YOUR GOAL
The entries that follow include a run beginning at the line with "and determine the" and ending at the line with "y'' + (2x - 2) y' + (2x - 3) y = 0"; restate that run word for word and leave the rest out.

Stored data entries:
——

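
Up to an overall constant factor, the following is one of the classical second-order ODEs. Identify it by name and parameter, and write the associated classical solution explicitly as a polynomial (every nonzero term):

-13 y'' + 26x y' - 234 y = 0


All three coefficients share the factor -13; dividing through by -13 gives  y'' - 2x y' + 18 y = 0.
This matches the Hermite equation y'' - 2x y' + 2n y = 0 with 2n = 18, so n = 9; the polynomial solution is H_9(x).
With y = sum_k a_k x^k, matching x^k gives (k+2)(k+1) a_{k+2} = 2(k - n) a_k = 2(k - 9) a_k. The right side vanishes at k = 9, so the series with the parity of 9 terminates at degree 9.
Standard normalization: leading coefficient of H_n is 2^n, so a_9 = 2^9 = 512. Work downward with a_k = (k+1)(k+2) a_{k+2} / (2(k - n)):
  a_7 = (8)(9)(512) / (2(7 - 9)) = 36864/(-4) = -9216
  a_5 = (6)(7)(-9216) / (2(5 - 9)) = -387072/(-8) = 48384
  a_3 = (4)(5)(48384) / (2(3 - 9)) = 967680/(-12) = -80640
  a_1 = (2)(3)(-80640) / (2(1 - 9)) = -483840/(-16) = 30240
Hence H_9(x) = 512 x^9 - 9216 x^7 + 48384 x^5 - 80640 x^3 + 30240 x.

H_9(x); series = 512 x^9 - 9216 x^7 + 48384 x^5 - 80640 x^3 + 30240 x


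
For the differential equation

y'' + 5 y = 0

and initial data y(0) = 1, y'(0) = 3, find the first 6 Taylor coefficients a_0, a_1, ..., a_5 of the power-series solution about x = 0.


Ansatz: y(x) = sum_{n>=0} a_n x^n, so y'(x) = sum_{n>=1} n a_n x^(n-1) and y''(x) = sum_{n>=2} n(n-1) a_n x^(n-2).
Substitute into P(x) y'' + Q(x) y' + R(x) y = 0 with P(x) = 1, Q(x) = 0, R(x) = 5, and match powers of x.
Initial conditions: a_0 = 1, a_1 = 3.
Setting the coefficient of each power of x to zero and solving order by order (substituting the coefficients already found):
  x^0: 2 a_2 + 5 a_0 = 0  ->  2 a_2 = -5 a_0 = -5  ->  a_2 = -5/2
  x^1: 6 a_3 + 5 a_1 = 0  ->  6 a_3 = -5 a_1 = -15  ->  a_3 = -5/2
  x^2: 12 a_4 + 5 a_2 = 0  ->  12 a_4 = -5 a_2 = 25/2  ->  a_4 = 25/24
  x^3: 20 a_5 + 5 a_3 = 0  ->  20 a_5 = -5 a_3 = 25/2  ->  a_5 = 5/8
Truncated series: y(x) = 1 + 3 x - (5/2) x^2 - (5/2) x^3 + (25/24) x^4 + (5/8) x^5 + O(x^6).

a_0 = 1; a_1 = 3; a_2 = -5/2; a_3 = -5/2; a_4 = 25/24; a_5 = 5/8


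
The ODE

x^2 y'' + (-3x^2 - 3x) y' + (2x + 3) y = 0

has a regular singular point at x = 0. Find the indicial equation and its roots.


Divide by x^2 to reach normal form y'' + P_1(x) y' + P_2(x) y = 0 with P_1(x) = -3 - 3/x and P_2(x) = 2/x + 3/x^2.
x = 0 is a singular point because the y'-coefficient -3 - 3/x has a pole at x = 0 and the y-coefficient 2/x + 3/x^2 has a pole at x = 0.
It is a regular singular point because x P_1(x) = p(x) = -3x - 3 and x^2 P_2(x) = q(x) = 2x + 3 are polynomials, hence analytic at x = 0.
p(0) = -3,  q(0) = 3.
Indicial equation: r(r-1) + p(0) r + q(0) = 0, i.e. r^2 + (p(0) - 1) r + q(0) = 0, i.e. r^2 - 4 r + 3 = 0.
Discriminant: (-4)^2 - 4(3) = 4, so r = (4 ± 2)/2.
Solving: r_1 = 3, r_2 = 1.

indicial: r^2 - 4 r + 3 = 0; roots r_1 = 3, r_2 = 1


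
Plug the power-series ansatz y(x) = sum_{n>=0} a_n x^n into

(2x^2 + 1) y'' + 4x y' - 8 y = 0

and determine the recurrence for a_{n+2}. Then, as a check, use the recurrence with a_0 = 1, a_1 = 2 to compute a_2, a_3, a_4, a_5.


Substitute y = sum_n a_n x^n.
(1 + 2 x^2) y'' contributes (n+2)(n+1) a_{n+2} + 2 n(n-1) a_n at x^n.
4 x y'(x) contributes 4 n a_n at x^n.
-8 y(x) contributes -8 a_n at x^n.
Matching x^n: (n+2)(n+1) a_{n+2} + (2 n(n-1) + 4 n - 8) a_n = 0.
Thus a_{n+2} = (-2 n(n-1) - 4 n + 8) / ((n+1)(n+2)) * a_n.

Check with a_0 = 1, a_1 = 2 (apply the recurrence for n = 0, 1, 2, 3): a_0 = 1, a_1 = 2, a_2 = 4, a_3 = 4/3, a_4 = -4/3, a_5 = -16/15.

a_(n+2) = (-2 n(n-1) - 4 n + 8) / ((n+1)(n+2)) * a_n; check: a_0 = 1, a_1 = 2, a_2 = 4, a_3 = 4/3, a_4 = -4/3, a_5 = -16/15


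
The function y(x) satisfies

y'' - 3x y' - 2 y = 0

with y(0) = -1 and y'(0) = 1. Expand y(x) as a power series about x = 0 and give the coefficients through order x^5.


Ansatz: y(x) = sum_{n>=0} a_n x^n, so y'(x) = sum_{n>=1} n a_n x^(n-1) and y''(x) = sum_{n>=2} n(n-1) a_n x^(n-2).
Substitute into P(x) y'' + Q(x) y' + R(x) y = 0 with P(x) = 1, Q(x) = -3x, R(x) = -2, and match powers of x.
Initial conditions: a_0 = -1, a_1 = 1.
Setting the coefficient of each power of x to zero and solving order by order (substituting the coefficients already found):
  x^0: 2 a_2 - 2 a_0 = 0  ->  2 a_2 = 2 a_0 = -2  ->  a_2 = -1
  x^1: 6 a_3 - 5 a_1 = 0  ->  6 a_3 = 5 a_1 = 5  ->  a_3 = 5/6
  x^2: 12 a_4 - 8 a_2 = 0  ->  12 a_4 = 8 a_2 = -8  ->  a_4 = -2/3
  x^3: 20 a_5 - 11 a_3 = 0  ->  20 a_5 = 11 a_3 = 55/6  ->  a_5 = 11/24
Truncated series: y(x) = -1 + x - x^2 + (5/6) x^3 - (2/3) x^4 + (11/24) x^5 + O(x^6).

a_0 = -1; a_1 = 1; a_2 = -1; a_3 = 5/6; a_4 = -2/3; a_5 = 11/24


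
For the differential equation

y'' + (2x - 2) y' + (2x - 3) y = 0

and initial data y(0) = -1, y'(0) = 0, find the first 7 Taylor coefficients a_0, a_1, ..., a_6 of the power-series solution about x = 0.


Ansatz: y(x) = sum_{n>=0} a_n x^n, so y'(x) = sum_{n>=1} n a_n x^(n-1) and y''(x) = sum_{n>=2} n(n-1) a_n x^(n-2).
Substitute into P(x) y'' + Q(x) y' + R(x) y = 0 with P(x) = 1, Q(x) = 2x - 2, R(x) = 2x - 3, and match powers of x.
Initial conditions: a_0 = -1, a_1 = 0.
Setting the coefficient of each power of x to zero and solving order by order (substituting the coefficients already found):
  x^0: 2 a_2 - 2 a_1 - 3 a_0 = 0  ->  2 a_2 = 2 a_1 + 3 a_0 = -3  ->  a_2 = -3/2
  x^1: 6 a_3 - 4 a_2 - a_1 + 2 a_0 = 0  ->  6 a_3 = 4 a_2 + a_1 - 2 a_0 = -4  ->  a_3 = -2/3
  x^2: 12 a_4 - 6 a_3 + a_2 + 2 a_1 = 0  ->  12 a_4 = 6 a_3 - a_2 - 2 a_1 = -5/2  ->  a_4 = -5/24
  x^3: 20 a_5 - 8 a_4 + 3 a_3 + 2 a_2 = 0  ->  20 a_5 = 8 a_4 - 3 a_3 - 2 a_2 = 10/3  ->  a_5 = 1/6
  x^4: 30 a_6 - 10 a_5 + 5 a_4 + 2 a_3 = 0  ->  30 a_6 = 10 a_5 - 5 a_4 - 2 a_3 = 97/24  ->  a_6 = 97/720
Truncated series: y(x) = -1 - (3/2) x^2 - (2/3) x^3 - (5/24) x^4 + (1/6) x^5 + (97/720) x^6 + O(x^7).

a_0 = -1; a_1 = 0; a_2 = -3/2; a_3 = -2/3; a_4 = -5/24; a_5 = 1/6; a_6 = 97/720


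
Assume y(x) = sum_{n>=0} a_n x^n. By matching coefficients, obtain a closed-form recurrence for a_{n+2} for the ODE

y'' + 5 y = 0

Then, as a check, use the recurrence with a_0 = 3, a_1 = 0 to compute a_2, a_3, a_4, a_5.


Substitute y = sum_n a_n x^n into y'' + (const) y = 0.
y''(x) = sum_{n>=0} (n+2)(n+1) a_{n+2} x^n.
The ODE becomes sum_n [(n+2)(n+1) a_{n+2} + 5 a_n] x^n = 0.
Setting each coefficient to zero gives the recurrence:
  (n+2)(n+1) a_{n+2} + 5 a_n = 0,
  a_{n+2} = -5 / ((n+1)(n+2)) a_n.

Check with a_0 = 3, a_1 = 0 (apply the recurrence for n = 0, 1, 2, 3): a_0 = 3, a_1 = 0, a_2 = -15/2, a_3 = 0, a_4 = 25/8, a_5 = 0.

a_{n+2} = -5/((n+1)(n+2)) * a_n; check: a_0 = 3, a_1 = 0, a_2 = -15/2, a_3 = 0, a_4 = 25/8, a_5 = 0


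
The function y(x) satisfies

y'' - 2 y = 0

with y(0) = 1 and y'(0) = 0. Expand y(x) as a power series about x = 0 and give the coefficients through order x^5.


Ansatz: y(x) = sum_{n>=0} a_n x^n, so y'(x) = sum_{n>=1} n a_n x^(n-1) and y''(x) = sum_{n>=2} n(n-1) a_n x^(n-2).
Substitute into P(x) y'' + Q(x) y' + R(x) y = 0 with P(x) = 1, Q(x) = 0, R(x) = -2, and match powers of x.
Initial conditions: a_0 = 1, a_1 = 0.
Setting the coefficient of each power of x to zero and solving order by order (substituting the coefficients already found):
  x^0: 2 a_2 - 2 a_0 = 0  ->  2 a_2 = 2 a_0 = 2  ->  a_2 = 1
  x^1: 6 a_3 - 2 a_1 = 0  ->  6 a_3 = 2 a_1 = 0  ->  a_3 = 0
  x^2: 12 a_4 - 2 a_2 = 0  ->  12 a_4 = 2 a_2 = 2  ->  a_4 = 1/6
  x^3: 20 a_5 - 2 a_3 = 0  ->  20 a_5 = 2 a_3 = 0  ->  a_5 = 0
Truncated series: y(x) = 1 + x^2 + (1/6) x^4 + O(x^6).

a_0 = 1; a_1 = 0; a_2 = 1; a_3 = 0; a_4 = 1/6; a_5 = 0


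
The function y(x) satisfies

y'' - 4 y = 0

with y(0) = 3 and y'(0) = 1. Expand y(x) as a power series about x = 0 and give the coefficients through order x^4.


Ansatz: y(x) = sum_{n>=0} a_n x^n, so y'(x) = sum_{n>=1} n a_n x^(n-1) and y''(x) = sum_{n>=2} n(n-1) a_n x^(n-2).
Substitute into P(x) y'' + Q(x) y' + R(x) y = 0 with P(x) = 1, Q(x) = 0, R(x) = -4, and match powers of x.
Initial conditions: a_0 = 3, a_1 = 1.
Setting the coefficient of each power of x to zero and solving order by order (substituting the coefficients already found):
  x^0: 2 a_2 - 4 a_0 = 0  ->  2 a_2 = 4 a_0 = 12  ->  a_2 = 6
  x^1: 6 a_3 - 4 a_1 = 0  ->  6 a_3 = 4 a_1 = 4  ->  a_3 = 2/3
  x^2: 12 a_4 - 4 a_2 = 0  ->  12 a_4 = 4 a_2 = 24  ->  a_4 = 2
Truncated series: y(x) = 3 + x + 6 x^2 + (2/3) x^3 + 2 x^4 + O(x^5).

a_0 = 3; a_1 = 1; a_2 = 6; a_3 = 2/3; a_4 = 2


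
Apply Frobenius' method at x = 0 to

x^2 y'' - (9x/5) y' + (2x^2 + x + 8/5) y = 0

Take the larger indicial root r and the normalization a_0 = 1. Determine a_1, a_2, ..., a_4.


Write in Frobenius form y'' + (p(x)/x) y' + (q(x)/x^2) y = 0:
  p(x) = -9/5,  q(x) = 2x^2 + x + 8/5.
Indicial equation: r(r-1) + (-9/5) r + (8/5) = 0 -> roots r_1 = 2, r_2 = 4/5.
Take r = r_1 = 2. Let y(x) = x^r sum_{n>=0} a_n x^n with a_0 = 1.
Substitute y = x^r sum a_n x^n and match x^{r+n}. The recurrence is
  D(n) a_n + 1 a_{n-1} + 2 a_{n-2} = 0,  where D(n) = (r+n)(r+n-1) + (-9/5)(r+n) + (8/5).
  a_n = [-1 a_{n-1} - 2 a_{n-2}] / D(n).
Since the indicial polynomial factors as (r - r_1)(r - r_2), D(n) = (r_1 + n - r_1)(r_1 + n - r_2) = n(n + 6/5).
Evaluating step by step (a_0 = 1):
  n = 1: D(1) = 1(1 + 6/5) = 11/5; numerator = -1(1) = -1; a_1 = (-1)/(11/5) = -5/11
  n = 2: D(2) = 2(2 + 6/5) = 32/5; numerator = -1(-5/11) - 2(1) = -17/11; a_2 = (-17/11)/(32/5) = -85/352
  n = 3: D(3) = 3(3 + 6/5) = 63/5; numerator = -1(-85/352) - 2(-5/11) = 405/352; a_3 = (405/352)/(63/5) = 225/2464
  n = 4: D(4) = 4(4 + 6/5) = 104/5; numerator = -1(225/2464) - 2(-85/352) = 965/2464; a_4 = (965/2464)/(104/5) = 4825/256256

r = 2; a_0 = 1; a_1 = -5/11; a_2 = -85/352; a_3 = 225/2464; a_4 = 4825/256256


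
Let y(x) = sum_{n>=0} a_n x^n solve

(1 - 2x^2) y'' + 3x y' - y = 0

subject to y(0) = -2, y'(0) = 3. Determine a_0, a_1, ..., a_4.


Ansatz: y(x) = sum_{n>=0} a_n x^n, so y'(x) = sum_{n>=1} n a_n x^(n-1) and y''(x) = sum_{n>=2} n(n-1) a_n x^(n-2).
Substitute into P(x) y'' + Q(x) y' + R(x) y = 0 with P(x) = 1 - 2x^2, Q(x) = 3x, R(x) = -1, and match powers of x.
Initial conditions: a_0 = -2, a_1 = 3.
Setting the coefficient of each power of x to zero and solving order by order (substituting the coefficients already found):
  x^0: 2 a_2 - a_0 = 0  ->  2 a_2 = a_0 = -2  ->  a_2 = -1
  x^1: 6 a_3 + 2 a_1 = 0  ->  6 a_3 = -2 a_1 = -6  ->  a_3 = -1
  x^2: 12 a_4 + a_2 = 0  ->  12 a_4 = -a_2 = 1  ->  a_4 = 1/12
Truncated series: y(x) = -2 + 3 x - x^2 - x^3 + (1/12) x^4 + O(x^5).

a_0 = -2; a_1 = 3; a_2 = -1; a_3 = -1; a_4 = 1/12


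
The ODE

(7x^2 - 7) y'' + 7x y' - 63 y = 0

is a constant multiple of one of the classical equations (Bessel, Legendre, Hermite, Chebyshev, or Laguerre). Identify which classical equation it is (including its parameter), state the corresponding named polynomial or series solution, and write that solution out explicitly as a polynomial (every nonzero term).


All three coefficients share the factor -7; dividing through by -7 gives  (1 - x^2) y'' - x y' + 9 y = 0.
This matches the Chebyshev equation (1 - x^2) y'' - x y' + n^2 y = 0 (note the -x y' term, not -2x y') with n^2 = 9, so n = 3; the polynomial solution is T_3(x).
With y = sum_k a_k x^k, matching x^k gives (k+2)(k+1) a_{k+2} = (k^2 - n^2) a_k = (k - 3)(k + 3) a_k. The right side vanishes at k = 3, so the series with the parity of 3 terminates at degree 3.
Standard normalization: leading coefficient of T_n is 2^(n-1), so a_3 = 2^2 = 4. Work downward with a_k = (k+1)(k+2) a_{k+2} / ((k - 3)(k + 3)):
  a_1 = (2)(3)(4) / ((1 - 3)(1 + 3)) = 24/(-8) = -3
Hence T_3(x) = 4 x^3 - 3 x.

T_3(x); series = 4 x^3 - 3 x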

——

ANSWER BOX
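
and determine the recurrence for a_{n+2}. Then, as a check, use the recurrence with a_0 = 1, a_1 = 2 to compute a_2, a_3, a_4, a_5.


Substitute y = sum_n a_n x^n.
(1 + 2 x^2) y'' contributes (n+2)(n+1) a_{n+2} + 2 n(n-1) a_n at x^n.
4 x y'(x) contributes 4 n a_n at x^n.
-8 y(x) contributes -8 a_n at x^n.
Matching x^n: (n+2)(n+1) a_{n+2} + (2 n(n-1) + 4 n - 8) a_n = 0.
Thus a_{n+2} = (-2 n(n-1) - 4 n + 8) / ((n+1)(n+2)) * a_n.

Check with a_0 = 1, a_1 = 2 (apply the recurrence for n = 0, 1, 2, 3): a_0 = 1, a_1 = 2, a_2 = 4, a_3 = 4/3, a_4 = -4/3, a_5 = -16/15.

a_(n+2) = (-2 n(n-1) - 4 n + 8) / ((n+1)(n+2)) * a_n; check: a_0 = 1, a_1 = 2, a_2 = 4, a_3 = 4/3, a_4 = -4/3, a_5 = -16/15


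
The function y(x) satisfies

y'' - 3x y' - 2 y = 0

with y(0) = -1 and y'(0) = 1. Expand y(x) as a power series about x = 0 and give the coefficients through order x^5.


Ansatz: y(x) = sum_{n>=0} a_n x^n, so y'(x) = sum_{n>=1} n a_n x^(n-1) and y''(x) = sum_{n>=2} n(n-1) a_n x^(n-2).
Substitute into P(x) y'' + Q(x) y' + R(x) y = 0 with P(x) = 1, Q(x) = -3x, R(x) = -2, and match powers of x.
Initial conditions: a_0 = -1, a_1 = 1.
Setting the coefficient of each power of x to zero and solving order by order (substituting the coefficients already found):
  x^0: 2 a_2 - 2 a_0 = 0  ->  2 a_2 = 2 a_0 = -2  ->  a_2 = -1
  x^1: 6 a_3 - 5 a_1 = 0  ->  6 a_3 = 5 a_1 = 5  ->  a_3 = 5/6
  x^2: 12 a_4 - 8 a_2 = 0  ->  12 a_4 = 8 a_2 = -8  ->  a_4 = -2/3
  x^3: 20 a_5 - 11 a_3 = 0  ->  20 a_5 = 11 a_3 = 55/6  ->  a_5 = 11/24
Truncated series: y(x) = -1 + x - x^2 + (5/6) x^3 - (2/3) x^4 + (11/24) x^5 + O(x^6).

a_0 = -1; a_1 = 1; a_2 = -1; a_3 = 5/6; a_4 = -2/3; a_5 = 11/24


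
For the differential equation

y'' + (2x - 2) y' + (2x - 3) y = 0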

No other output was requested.